INPUT DATA:

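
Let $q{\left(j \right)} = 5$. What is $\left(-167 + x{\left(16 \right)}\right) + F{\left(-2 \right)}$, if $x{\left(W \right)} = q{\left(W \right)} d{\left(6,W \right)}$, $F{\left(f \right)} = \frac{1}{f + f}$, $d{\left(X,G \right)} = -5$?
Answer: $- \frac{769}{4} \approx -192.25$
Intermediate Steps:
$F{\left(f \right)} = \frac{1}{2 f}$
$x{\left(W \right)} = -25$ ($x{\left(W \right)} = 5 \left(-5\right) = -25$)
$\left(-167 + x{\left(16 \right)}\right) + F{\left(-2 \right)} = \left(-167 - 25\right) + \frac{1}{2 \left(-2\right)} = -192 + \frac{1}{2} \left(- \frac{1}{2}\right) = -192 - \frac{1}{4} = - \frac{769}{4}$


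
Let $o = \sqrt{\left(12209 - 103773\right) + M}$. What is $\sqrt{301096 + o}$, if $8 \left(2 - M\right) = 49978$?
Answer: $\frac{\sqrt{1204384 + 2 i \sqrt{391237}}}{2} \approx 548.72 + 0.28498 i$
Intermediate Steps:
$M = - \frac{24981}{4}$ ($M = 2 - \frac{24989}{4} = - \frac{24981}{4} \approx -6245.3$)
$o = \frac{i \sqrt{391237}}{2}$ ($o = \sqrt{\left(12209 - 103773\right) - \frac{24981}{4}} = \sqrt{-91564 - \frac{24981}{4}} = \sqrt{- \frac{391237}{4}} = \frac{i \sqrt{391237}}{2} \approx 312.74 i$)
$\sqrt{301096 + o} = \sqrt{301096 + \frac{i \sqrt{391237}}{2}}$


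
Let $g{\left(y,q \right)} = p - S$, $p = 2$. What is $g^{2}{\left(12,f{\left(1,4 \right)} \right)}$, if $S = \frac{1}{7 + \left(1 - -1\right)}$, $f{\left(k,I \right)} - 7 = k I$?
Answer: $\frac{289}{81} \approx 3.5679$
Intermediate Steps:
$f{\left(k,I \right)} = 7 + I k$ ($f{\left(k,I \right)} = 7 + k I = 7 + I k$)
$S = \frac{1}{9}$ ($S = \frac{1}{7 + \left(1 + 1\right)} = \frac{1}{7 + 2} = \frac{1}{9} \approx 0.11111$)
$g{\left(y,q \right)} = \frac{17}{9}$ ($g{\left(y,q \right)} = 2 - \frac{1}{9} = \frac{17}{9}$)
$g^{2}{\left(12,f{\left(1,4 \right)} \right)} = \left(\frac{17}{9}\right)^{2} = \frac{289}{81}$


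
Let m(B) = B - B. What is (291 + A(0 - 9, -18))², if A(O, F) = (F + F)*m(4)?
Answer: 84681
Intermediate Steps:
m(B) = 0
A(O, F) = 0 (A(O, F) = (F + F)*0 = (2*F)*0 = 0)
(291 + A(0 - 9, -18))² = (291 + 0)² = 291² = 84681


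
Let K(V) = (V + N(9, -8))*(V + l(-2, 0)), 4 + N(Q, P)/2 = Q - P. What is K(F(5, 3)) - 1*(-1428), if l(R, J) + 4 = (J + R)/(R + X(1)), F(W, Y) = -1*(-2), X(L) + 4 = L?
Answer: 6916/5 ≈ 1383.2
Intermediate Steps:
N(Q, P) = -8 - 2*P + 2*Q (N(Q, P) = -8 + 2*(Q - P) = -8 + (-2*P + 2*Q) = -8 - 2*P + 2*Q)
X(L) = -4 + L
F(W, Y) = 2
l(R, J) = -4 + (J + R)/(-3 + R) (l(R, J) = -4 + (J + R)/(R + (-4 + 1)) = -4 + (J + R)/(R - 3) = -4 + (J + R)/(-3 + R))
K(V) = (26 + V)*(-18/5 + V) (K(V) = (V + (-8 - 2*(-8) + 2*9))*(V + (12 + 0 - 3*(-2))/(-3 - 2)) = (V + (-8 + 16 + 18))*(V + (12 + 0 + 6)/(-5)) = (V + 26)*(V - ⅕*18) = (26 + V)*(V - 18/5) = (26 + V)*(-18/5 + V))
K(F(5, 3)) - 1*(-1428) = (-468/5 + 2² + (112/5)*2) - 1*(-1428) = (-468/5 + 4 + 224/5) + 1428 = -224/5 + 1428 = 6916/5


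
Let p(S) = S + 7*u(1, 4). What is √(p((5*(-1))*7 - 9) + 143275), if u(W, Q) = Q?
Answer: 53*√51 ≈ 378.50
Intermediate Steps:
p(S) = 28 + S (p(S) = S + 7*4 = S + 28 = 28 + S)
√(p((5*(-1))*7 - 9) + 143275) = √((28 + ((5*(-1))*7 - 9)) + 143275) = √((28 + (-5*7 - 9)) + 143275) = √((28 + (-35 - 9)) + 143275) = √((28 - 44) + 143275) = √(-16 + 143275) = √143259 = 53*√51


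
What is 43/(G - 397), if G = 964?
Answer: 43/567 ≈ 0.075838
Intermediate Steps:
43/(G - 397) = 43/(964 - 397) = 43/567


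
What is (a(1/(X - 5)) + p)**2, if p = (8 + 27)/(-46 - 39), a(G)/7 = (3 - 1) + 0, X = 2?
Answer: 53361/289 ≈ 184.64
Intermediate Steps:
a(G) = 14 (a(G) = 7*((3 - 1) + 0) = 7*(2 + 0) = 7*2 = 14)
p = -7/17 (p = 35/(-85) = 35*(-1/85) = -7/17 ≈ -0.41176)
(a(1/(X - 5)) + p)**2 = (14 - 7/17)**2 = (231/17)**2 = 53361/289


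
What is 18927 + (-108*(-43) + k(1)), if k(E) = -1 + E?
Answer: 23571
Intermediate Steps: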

WORK REQUIRED: What lines in the data include the string "Answer"? Copy each one.

TASK RESPONSE:
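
Answer: $- \frac{769}{4} \approx -192.25$
Answer: $\frac{\sqrt{1204384 + 2 i \sqrt{391237}}}{2} \approx 548.72 + 0.28498 i$
Answer: $\frac{289}{81} \approx 3.5679$
Answer: 84681
Answer: 6916/5 ≈ 1383.2
Answer: 53*√51 ≈ 378.50
Answer: 43/567 ≈ 0.075838
Answer: 53361/289 ≈ 184.64
Answer: 23571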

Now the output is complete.